Records contained in a dataset »
-- Opening Marker --
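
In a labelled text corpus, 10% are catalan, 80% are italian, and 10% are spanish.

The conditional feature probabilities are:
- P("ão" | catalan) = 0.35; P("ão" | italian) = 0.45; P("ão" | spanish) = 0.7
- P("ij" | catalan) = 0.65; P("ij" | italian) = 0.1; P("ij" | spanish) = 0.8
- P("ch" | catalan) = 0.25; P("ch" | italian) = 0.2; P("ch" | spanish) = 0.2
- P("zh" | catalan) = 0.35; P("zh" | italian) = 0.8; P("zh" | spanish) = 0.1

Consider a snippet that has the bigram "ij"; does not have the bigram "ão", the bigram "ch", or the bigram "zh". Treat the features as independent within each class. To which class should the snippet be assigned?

catalan

catalan: 0.1 × (1−0.35) × 0.65 × (1−0.25) × (1−0.35) = 0.020596875
italian: 0.8 × (1−0.45) × 0.1 × (1−0.2) × (1−0.8) = 0.00704
spanish: 0.1 × (1−0.7) × 0.8 × (1−0.2) × (1−0.1) = 0.01728
Highest score → catalan.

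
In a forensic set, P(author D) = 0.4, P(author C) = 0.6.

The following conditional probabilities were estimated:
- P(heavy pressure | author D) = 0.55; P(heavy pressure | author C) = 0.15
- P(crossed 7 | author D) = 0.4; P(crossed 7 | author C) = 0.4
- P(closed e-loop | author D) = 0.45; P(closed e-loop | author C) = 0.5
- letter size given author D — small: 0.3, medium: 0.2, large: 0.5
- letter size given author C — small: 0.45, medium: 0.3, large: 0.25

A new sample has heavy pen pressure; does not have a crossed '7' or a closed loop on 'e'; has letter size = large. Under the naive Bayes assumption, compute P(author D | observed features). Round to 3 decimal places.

author D: 0.4 × 0.55 × (1−0.4) × (1−0.45) × 0.5 = 0.0363
author C: 0.6 × 0.15 × (1−0.4) × (1−0.5) × 0.25 = 0.00675
P(author D | x) = 0.0363 / 0.04305 ≈ 0.843

0.843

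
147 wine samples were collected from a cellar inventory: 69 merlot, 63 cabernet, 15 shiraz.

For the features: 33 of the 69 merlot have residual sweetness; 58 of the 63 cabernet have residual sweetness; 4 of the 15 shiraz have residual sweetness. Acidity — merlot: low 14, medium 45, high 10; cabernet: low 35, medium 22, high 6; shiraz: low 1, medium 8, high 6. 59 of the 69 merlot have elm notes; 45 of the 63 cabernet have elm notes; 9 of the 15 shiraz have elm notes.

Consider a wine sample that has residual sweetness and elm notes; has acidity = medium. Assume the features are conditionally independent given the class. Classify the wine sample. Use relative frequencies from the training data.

merlot

merlot: (69/147) × (33/69) × (45/69) × (59/69) ≈ 0.125188
cabernet: (63/147) × (58/63) × (22/63) × (45/63) ≈ 0.0984158
shiraz: (15/147) × (4/15) × (8/15) × (9/15) ≈ 0.00870748
Highest score → merlot.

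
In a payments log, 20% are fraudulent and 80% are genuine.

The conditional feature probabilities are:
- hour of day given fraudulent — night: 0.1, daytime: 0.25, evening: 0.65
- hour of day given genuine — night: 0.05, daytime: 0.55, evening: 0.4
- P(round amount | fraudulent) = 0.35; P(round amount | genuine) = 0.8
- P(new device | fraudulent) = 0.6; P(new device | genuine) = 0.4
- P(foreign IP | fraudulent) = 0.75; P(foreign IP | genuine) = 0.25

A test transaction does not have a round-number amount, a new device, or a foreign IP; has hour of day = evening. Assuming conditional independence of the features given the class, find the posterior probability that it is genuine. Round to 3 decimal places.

fraudulent: 0.2 × 0.65 × (1−0.35) × (1−0.6) × (1−0.75) = 0.00845
genuine: 0.8 × 0.4 × (1−0.8) × (1−0.4) × (1−0.25) = 0.0288
P(genuine | x) = 0.0288 / 0.03725 ≈ 0.773

0.773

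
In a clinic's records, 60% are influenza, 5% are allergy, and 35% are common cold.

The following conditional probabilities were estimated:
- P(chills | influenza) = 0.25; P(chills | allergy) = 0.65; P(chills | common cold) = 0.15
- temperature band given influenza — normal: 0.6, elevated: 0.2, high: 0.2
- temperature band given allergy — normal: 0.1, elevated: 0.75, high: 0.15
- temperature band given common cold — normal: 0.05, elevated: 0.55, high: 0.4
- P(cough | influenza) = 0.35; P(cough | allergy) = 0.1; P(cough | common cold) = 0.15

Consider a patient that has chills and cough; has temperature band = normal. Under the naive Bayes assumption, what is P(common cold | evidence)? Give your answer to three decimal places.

influenza: 0.6 × 0.25 × 0.6 × 0.35 = 0.0315
allergy: 0.05 × 0.65 × 0.1 × 0.1 = 0.000325
common cold: 0.35 × 0.15 × 0.05 × 0.15 = 0.00039375
P(common cold | x) = 0.00039375 / 0.03221875 ≈ 0.012

0.012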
-- Closing Marker --
THE PROBLEM »
Repeat the records above line by line, from the first line through the line that contains "spanish) = 0.1".

ANSWER BOX »
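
In a labelled text corpus, 10% are catalan, 80% are italian, and 10% are spanish.

The conditional feature probabilities are:
- P("ão" | catalan) = 0.35; P("ão" | italian) = 0.45; P("ão" | spanish) = 0.7
- P("ij" | catalan) = 0.65; P("ij" | italian) = 0.1; P("ij" | spanish) = 0.8
- P("ch" | catalan) = 0.25; P("ch" | italian) = 0.2; P("ch" | spanish) = 0.2
- P("zh" | catalan) = 0.35; P("zh" | italian) = 0.8; P("zh" | spanish) = 0.1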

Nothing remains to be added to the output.